▶ [DIRECTIONS]:
All of the entries need to be written out again, exactly as they are.

▶ [EXERCISE INPUTS]:
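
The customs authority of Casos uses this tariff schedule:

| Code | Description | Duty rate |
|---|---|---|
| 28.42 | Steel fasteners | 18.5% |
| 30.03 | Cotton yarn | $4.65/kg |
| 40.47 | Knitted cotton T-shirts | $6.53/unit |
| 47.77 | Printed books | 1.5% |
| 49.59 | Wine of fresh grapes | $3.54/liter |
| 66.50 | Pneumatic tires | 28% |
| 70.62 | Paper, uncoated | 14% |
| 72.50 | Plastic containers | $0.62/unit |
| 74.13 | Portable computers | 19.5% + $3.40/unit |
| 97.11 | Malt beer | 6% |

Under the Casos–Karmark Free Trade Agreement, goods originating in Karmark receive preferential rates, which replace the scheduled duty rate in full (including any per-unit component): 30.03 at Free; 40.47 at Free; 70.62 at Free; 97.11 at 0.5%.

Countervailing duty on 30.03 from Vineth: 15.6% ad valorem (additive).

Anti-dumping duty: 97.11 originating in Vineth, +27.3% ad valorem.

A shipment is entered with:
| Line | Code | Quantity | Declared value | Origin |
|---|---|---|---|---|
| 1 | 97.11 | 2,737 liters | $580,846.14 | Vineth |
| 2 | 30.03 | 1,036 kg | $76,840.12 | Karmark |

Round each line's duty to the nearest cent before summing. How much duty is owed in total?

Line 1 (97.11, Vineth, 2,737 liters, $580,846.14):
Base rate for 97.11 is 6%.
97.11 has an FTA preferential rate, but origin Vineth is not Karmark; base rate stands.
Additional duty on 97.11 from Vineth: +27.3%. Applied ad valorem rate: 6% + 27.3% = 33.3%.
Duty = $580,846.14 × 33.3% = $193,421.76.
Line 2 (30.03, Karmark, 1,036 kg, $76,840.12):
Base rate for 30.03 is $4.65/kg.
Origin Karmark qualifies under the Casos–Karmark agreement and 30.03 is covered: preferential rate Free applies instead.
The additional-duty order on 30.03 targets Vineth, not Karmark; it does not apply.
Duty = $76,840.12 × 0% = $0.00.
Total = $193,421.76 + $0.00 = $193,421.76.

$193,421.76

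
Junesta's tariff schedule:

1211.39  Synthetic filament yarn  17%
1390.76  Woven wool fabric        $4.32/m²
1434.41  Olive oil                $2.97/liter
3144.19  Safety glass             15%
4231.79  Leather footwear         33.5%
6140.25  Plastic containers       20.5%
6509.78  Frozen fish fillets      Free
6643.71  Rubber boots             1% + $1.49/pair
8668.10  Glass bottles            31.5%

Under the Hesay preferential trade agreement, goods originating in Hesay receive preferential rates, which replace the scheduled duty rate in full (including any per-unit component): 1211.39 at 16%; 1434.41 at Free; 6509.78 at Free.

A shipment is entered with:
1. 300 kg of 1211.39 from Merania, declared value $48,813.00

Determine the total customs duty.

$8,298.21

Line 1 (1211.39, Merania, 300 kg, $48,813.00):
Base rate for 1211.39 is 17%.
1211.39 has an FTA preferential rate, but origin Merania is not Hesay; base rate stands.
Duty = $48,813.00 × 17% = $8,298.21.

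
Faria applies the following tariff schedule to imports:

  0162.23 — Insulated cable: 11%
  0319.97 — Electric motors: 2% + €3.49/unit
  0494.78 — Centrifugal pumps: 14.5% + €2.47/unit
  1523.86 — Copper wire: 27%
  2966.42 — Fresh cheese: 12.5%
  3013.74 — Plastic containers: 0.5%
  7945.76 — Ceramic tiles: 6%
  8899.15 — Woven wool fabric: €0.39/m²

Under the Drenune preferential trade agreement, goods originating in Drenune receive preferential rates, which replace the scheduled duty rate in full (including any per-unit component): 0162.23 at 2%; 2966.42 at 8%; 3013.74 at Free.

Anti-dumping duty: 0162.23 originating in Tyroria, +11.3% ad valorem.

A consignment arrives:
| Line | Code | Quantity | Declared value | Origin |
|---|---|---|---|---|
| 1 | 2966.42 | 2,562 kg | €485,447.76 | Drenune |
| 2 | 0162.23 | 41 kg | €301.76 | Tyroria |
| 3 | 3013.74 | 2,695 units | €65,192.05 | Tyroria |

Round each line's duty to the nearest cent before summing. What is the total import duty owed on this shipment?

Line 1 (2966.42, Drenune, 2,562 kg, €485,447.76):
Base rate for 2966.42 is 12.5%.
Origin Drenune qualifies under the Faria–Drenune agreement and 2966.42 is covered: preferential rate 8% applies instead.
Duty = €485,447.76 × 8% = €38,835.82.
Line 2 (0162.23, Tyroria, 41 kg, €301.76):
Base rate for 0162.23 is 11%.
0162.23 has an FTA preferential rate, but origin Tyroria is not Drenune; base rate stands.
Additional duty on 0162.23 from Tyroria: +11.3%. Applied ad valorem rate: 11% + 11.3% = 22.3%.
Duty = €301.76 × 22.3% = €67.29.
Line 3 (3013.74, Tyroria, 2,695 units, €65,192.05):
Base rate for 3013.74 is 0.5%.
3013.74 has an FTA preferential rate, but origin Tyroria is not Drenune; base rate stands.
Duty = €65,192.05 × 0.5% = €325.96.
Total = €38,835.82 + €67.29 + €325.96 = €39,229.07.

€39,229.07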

▶ [SOLVED PROBLEM]:
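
The customs authority of Casos uses this tariff schedule:

| Code | Description | Duty rate |
|---|---|---|
| 28.42 | Steel fasteners | 18.5% |
| 30.03 | Cotton yarn | $4.65/kg |
| 40.47 | Knitted cotton T-shirts | $6.53/unit |
| 47.77 | Printed books | 1.5% |
| 49.59 | Wine of fresh grapes | $3.54/liter |
| 66.50 | Pneumatic tires | 28% |
| 70.62 | Paper, uncoated | 14% |
| 72.50 | Plastic containers | $0.62/unit |
| 74.13 | Portable computers | 19.5% + $3.40/unit |
| 97.11 | Malt beer | 6% |

Under the Casos–Karmark Free Trade Agreement, goods originating in Karmark receive preferential rates, which replace the scheduled duty rate in full (including any per-unit component): 30.03 at Free; 40.47 at Free; 70.62 at Free; 97.11 at 0.5%.

Countervailing duty on 30.03 from Vineth: 15.6% ad valorem (additive).

Anti-dumping duty: 97.11 originating in Vineth, +27.3% ad valorem.

A shipment is entered with:
| Line | Code | Quantity | Declared value | Origin |
|---|---|---|---|---|
| 1 | 97.11 | 2,737 liters | $580,846.14 | Vineth |
| 2 | 30.03 | 1,036 kg | $76,840.12 | Karmark |

Round each line's duty to the nearest cent before summing. How much duty is owed in total?

Line 1 (97.11, Vineth, 2,737 liters, $580,846.14):
Base rate for 97.11 is 6%.
97.11 has an FTA preferential rate, but origin Vineth is not Karmark; base rate stands.
Additional duty on 97.11 from Vineth: +27.3%. Applied ad valorem rate: 6% + 27.3% = 33.3%.
Duty = $580,846.14 × 33.3% = $193,421.76.
Line 2 (30.03, Karmark, 1,036 kg, $76,840.12):
Base rate for 30.03 is $4.65/kg.
Origin Karmark qualifies under the Casos–Karmark agreement and 30.03 is covered: preferential rate Free applies instead.
The additional-duty order on 30.03 targets Vineth, not Karmark; it does not apply.
Duty = $76,840.12 × 0% = $0.00.
Total = $193,421.76 + $0.00 = $193,421.76.

$193,421.76

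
Junesta's tariff schedule:

1211.39  Synthetic filament yarn  17%
1390.76  Woven wool fabric        $4.32/m²
1434.41  Olive oil                $2.97/liter
3144.19  Safety glass             15%
4231.79  Leather footwear         33.5%
6140.25  Plastic containers       20.5%
6509.78  Frozen fish fillets      Free
6643.71  Rubber boots             1% + $1.49/pair
8668.10  Glass bottles            31.5%

Under the Hesay preferential trade agreement, goods originating in Hesay receive preferential rates, which replace the scheduled duty rate in full (including any per-unit component): 1211.39 at 16%; 1434.41 at Free; 6509.78 at Free.

A shipment is entered with:
1. 300 kg of 1211.39 from Merania, declared value $48,813.00

Determine the total customs duty.

$8,298.21

Line 1 (1211.39, Merania, 300 kg, $48,813.00):
Base rate for 1211.39 is 17%.
1211.39 has an FTA preferential rate, but origin Merania is not Hesay; base rate stands.
Duty = $48,813.00 × 17% = $8,298.21.

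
Faria applies the following tariff schedule to imports:

  0162.23 — Insulated cable: 11%
  0319.97 — Electric motors: 2% + €3.49/unit
  0494.78 — Centrifugal pumps: 14.5% + €2.47/unit
  1523.86 — Copper wire: 27%
  2966.42 — Fresh cheese: 12.5%
  3013.74 — Plastic containers: 0.5%
  7945.76 — Ceramic tiles: 6%
  8899.15 — Woven wool fabric: €0.39/m²

Under the Drenune preferential trade agreement, goods originating in Drenune receive preferential rates, which replace the scheduled duty rate in full (including any per-unit component): 0162.23 at 2%; 2966.42 at 8%; 3013.74 at Free.

Anti-dumping duty: 0162.23 originating in Tyroria, +11.3% ad valorem.

A consignment arrives:
| Line | Code | Quantity | Declared value | Origin |
|---|---|---|---|---|
| 1 | 2966.42 | 2,562 kg | €485,447.76 | Drenune |
| 2 | 0162.23 | 41 kg | €301.76 | Tyroria |
| 3 | 3013.74 | 2,695 units | €65,192.05 | Tyroria |

Round each line's duty to the nearest cent before summing. What is the total import duty owed on this shipment?

Line 1 (2966.42, Drenune, 2,562 kg, €485,447.76):
Base rate for 2966.42 is 12.5%.
Origin Drenune qualifies under the Faria–Drenune agreement and 2966.42 is covered: preferential rate 8% applies instead.
Duty = €485,447.76 × 8% = €38,835.82.
Line 2 (0162.23, Tyroria, 41 kg, €301.76):
Base rate for 0162.23 is 11%.
0162.23 has an FTA preferential rate, but origin Tyroria is not Drenune; base rate stands.
Additional duty on 0162.23 from Tyroria: +11.3%. Applied ad valorem rate: 11% + 11.3% = 22.3%.
Duty = €301.76 × 22.3% = €67.29.
Line 3 (3013.74, Tyroria, 2,695 units, €65,192.05):
Base rate for 3013.74 is 0.5%.
3013.74 has an FTA preferential rate, but origin Tyroria is not Drenune; base rate stands.
Duty = €65,192.05 × 0.5% = €325.96.
Total = €38,835.82 + €67.29 + €325.96 = €39,229.07.

€39,229.07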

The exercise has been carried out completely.